Exercise requirements
Retype the data exactly. Spelling and punctuation stay as they are.

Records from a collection
# # # # # # #
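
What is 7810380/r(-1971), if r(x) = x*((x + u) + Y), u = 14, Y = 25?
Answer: 216955/105777 ≈ 2.0511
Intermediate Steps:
r(x) = x*(39 + x) (r(x) = x*((x + 14) + 25) = x*((14 + x) + 25) = x*(39 + x))
7810380/r(-1971) = 7810380/((-1971*(39 - 1971))) = 7810380/((-1971*(-1932))) = 7810380/3807972 = 7810380*(1/3807972) = 216955/105777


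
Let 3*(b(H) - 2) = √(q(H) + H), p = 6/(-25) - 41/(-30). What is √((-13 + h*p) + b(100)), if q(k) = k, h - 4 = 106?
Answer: √(25410 + 750*√2)/15 ≈ 10.847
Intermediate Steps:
h = 110 (h = 4 + 106 = 110)
p = 169/150 (p = 6*(-1/25) - 41*(-1/30) = -6/25 + 41/30 = 169/150 ≈ 1.1267)
b(H) = 2 + √2*√H/3 (b(H) = 2 + √(H + H)/3 = 2 + √(2*H)/3 = 2 + (√2*√H)/3 = 2 + √2*√H/3)
√((-13 + h*p) + b(100)) = √((-13 + 110*(169/150)) + (2 + √2*√100/3)) = √((-13 + 1859/15) + (2 + (⅓)*√2*10)) = √(1664/15 + (2 + 10*√2/3)) = √(1694/15 + 10*√2/3)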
# # # # # # #
Expected answer
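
What is 7810380/r(-1971), if r(x) = x*((x + u) + Y), u = 14, Y = 25?
Answer: 216955/105777 ≈ 2.0511
Intermediate Steps:
r(x) = x*(39 + x) (r(x) = x*((x + 14) + 25) = x*((14 + x) + 25) = x*(39 + x))
7810380/r(-1971) = 7810380/((-1971*(39 - 1971))) = 7810380/((-1971*(-1932))) = 7810380/3807972 = 7810380*(1/3807972) = 216955/105777


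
Let 3*(b(H) - 2) = √(q(H) + H), p = 6/(-25) - 41/(-30). What is √((-13 + h*p) + b(100)), if q(k) = k, h - 4 = 106?
Answer: √(25410 + 750*√2)/15 ≈ 10.847
Intermediate Steps:
h = 110 (h = 4 + 106 = 110)
p = 169/150 (p = 6*(-1/25) - 41*(-1/30) = -6/25 + 41/30 = 169/150 ≈ 1.1267)
b(H) = 2 + √2*√H/3 (b(H) = 2 + √(H + H)/3 = 2 + √(2*H)/3 = 2 + (√2*√H)/3 = 2 + √2*√H/3)
√((-13 + h*p) + b(100)) = √((-13 + 110*(169/150)) + (2 + √2*√100/3)) = √((-13 + 1859/15) + (2 + (⅓)*√2*10)) = √(1664/15 + (2 + 10*√2/3)) = √(1694/15 + 10*√2/3)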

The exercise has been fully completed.